- Your task -
Please give the data again in full, precisely as it is written.

- Records provided -
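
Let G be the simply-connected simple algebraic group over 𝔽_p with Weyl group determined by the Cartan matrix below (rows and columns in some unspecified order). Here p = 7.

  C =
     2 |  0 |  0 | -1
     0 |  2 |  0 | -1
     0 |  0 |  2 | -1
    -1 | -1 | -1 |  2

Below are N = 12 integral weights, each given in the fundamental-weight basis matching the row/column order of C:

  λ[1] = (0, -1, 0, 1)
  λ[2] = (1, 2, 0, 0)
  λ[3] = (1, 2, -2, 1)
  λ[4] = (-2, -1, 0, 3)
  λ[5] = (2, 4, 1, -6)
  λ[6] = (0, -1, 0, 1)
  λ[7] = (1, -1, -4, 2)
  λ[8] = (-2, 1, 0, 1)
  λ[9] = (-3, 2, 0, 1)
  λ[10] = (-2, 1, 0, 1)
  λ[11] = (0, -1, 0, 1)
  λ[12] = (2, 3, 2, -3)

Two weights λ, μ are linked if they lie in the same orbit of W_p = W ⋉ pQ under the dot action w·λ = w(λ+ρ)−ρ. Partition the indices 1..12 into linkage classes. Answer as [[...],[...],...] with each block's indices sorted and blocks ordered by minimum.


C ↔ D_4 under row/col permutation; |W(D_4)| = 192.

Folding the 12 weights λ_j+ρ into Ā_7 (reps in the given 4-coord order):

  λ_1 → (1, 0, 1, 2) · λ_2 → (2, 3, 1, 0) · λ_3 → (2, 3, 1, 0) · λ_4 → (1, 0, 1, 2) · λ_5 → (2, 0, 3, 0) · λ_6 → (1, 0, 1, 2) · λ_7 → (2, 0, 3, 0) · λ_8 → (1, 2, 1, 1) · λ_9 → (2, 3, 1, 0) · λ_10 → (1, 2, 1, 1) · λ_11 → (1, 0, 1, 2) · λ_12 → (1, 2, 1, 1)

The 12 indices split into 4 linkage classes (same alcove rep ⇔ same W_7-dot-orbit):

[[1, 4, 6, 11], [2, 3, 9], [5, 7], [8, 10, 12]]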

- Answer to this problem -
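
Let G be the simply-connected simple algebraic group over 𝔽_p with Weyl group determined by the Cartan matrix below (rows and columns in some unspecified order). Here p = 7.

  C =
     2 |  0 |  0 | -1
     0 |  2 |  0 | -1
     0 |  0 |  2 | -1
    -1 | -1 | -1 |  2

Below are N = 12 integral weights, each given in the fundamental-weight basis matching the row/column order of C:

  λ[1] = (0, -1, 0, 1)
  λ[2] = (1, 2, 0, 0)
  λ[3] = (1, 2, -2, 1)
  λ[4] = (-2, -1, 0, 3)
  λ[5] = (2, 4, 1, -6)
  λ[6] = (0, -1, 0, 1)
  λ[7] = (1, -1, -4, 2)
  λ[8] = (-2, 1, 0, 1)
  λ[9] = (-3, 2, 0, 1)
  λ[10] = (-2, 1, 0, 1)
  λ[11] = (0, -1, 0, 1)
  λ[12] = (2, 3, 2, -3)

Two weights λ, μ are linked if they lie in the same orbit of W_p = W ⋉ pQ under the dot action w·λ = w(λ+ρ)−ρ. Partition the indices 1..12 into linkage classes. Answer as [[...],[...],...] with each block's indices sorted and blocks ordered by minimum.


C ↔ D_4 under row/col permutation; |W(D_4)| = 192.

Folding the 12 weights λ_j+ρ into Ā_7 (reps in the given 4-coord order):

  λ_1 → (1, 0, 1, 2) · λ_2 → (2, 3, 1, 0) · λ_3 → (2, 3, 1, 0) · λ_4 → (1, 0, 1, 2) · λ_5 → (2, 0, 3, 0) · λ_6 → (1, 0, 1, 2) · λ_7 → (2, 0, 3, 0) · λ_8 → (1, 2, 1, 1) · λ_9 → (2, 3, 1, 0) · λ_10 → (1, 2, 1, 1) · λ_11 → (1, 0, 1, 2) · λ_12 → (1, 2, 1, 1)

The 12 indices split into 4 linkage classes (same alcove rep ⇔ same W_7-dot-orbit):

[[1, 4, 6, 11], [2, 3, 9], [5, 7], [8, 10, 12]]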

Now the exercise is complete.